**DATA PROVIDED:**
——————————

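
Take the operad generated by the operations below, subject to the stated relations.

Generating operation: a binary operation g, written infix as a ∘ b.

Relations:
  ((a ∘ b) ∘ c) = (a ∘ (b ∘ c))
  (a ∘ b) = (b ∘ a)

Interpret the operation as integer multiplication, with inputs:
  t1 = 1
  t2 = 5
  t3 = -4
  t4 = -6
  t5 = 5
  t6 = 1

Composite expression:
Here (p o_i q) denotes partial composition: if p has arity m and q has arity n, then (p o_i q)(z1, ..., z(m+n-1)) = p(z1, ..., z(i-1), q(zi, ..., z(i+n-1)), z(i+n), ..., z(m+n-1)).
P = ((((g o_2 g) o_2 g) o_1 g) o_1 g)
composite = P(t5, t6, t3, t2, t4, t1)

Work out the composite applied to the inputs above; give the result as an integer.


600


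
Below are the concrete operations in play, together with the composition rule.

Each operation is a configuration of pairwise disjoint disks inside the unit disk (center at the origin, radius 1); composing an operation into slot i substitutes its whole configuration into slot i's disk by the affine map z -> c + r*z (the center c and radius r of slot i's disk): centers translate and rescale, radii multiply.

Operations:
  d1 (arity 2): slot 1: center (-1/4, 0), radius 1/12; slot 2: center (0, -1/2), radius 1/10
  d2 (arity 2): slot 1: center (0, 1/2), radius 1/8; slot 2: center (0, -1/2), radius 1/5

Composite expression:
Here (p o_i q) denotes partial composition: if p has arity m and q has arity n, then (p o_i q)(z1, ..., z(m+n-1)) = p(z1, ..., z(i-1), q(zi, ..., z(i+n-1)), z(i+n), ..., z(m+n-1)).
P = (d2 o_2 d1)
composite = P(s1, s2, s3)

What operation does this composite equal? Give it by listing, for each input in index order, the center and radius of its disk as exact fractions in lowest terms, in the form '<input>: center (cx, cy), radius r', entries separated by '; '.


Affine substitution under d2: radii multiply and s-centers shift.
input s1: composing its 1 substitution step yields center (0, 1/2), radius 1/8
input s2: composing its 2 substitution steps yields center (-1/20, -1/2), radius 1/60
input s3: composing its 2 substitution steps yields center (0, -3/5), radius 1/50

s1: center (0, 1/2), radius 1/8; s2: center (-1/20, -1/2), radius 1/60; s3: center (0, -3/5), radius 1/50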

——————————

**EXERCISE GOAL:** Which lines in the records above contain the string "slot"? Copy each one.

**EXERCISE OUTPUT:**
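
Each operation is a configuration of pairwise disjoint disks inside the unit disk (center at the origin, radius 1); composing an operation into slot i substitutes its whole configuration into slot i's disk by the affine map z -> c + r*z (the center c and radius r of slot i's disk): centers translate and rescale, radii multiply.
  d1 (arity 2): slot 1: center (-1/4, 0), radius 1/12; slot 2: center (0, -1/2), radius 1/10
  d2 (arity 2): slot 1: center (0, 1/2), radius 1/8; slot 2: center (0, -1/2), radius 1/5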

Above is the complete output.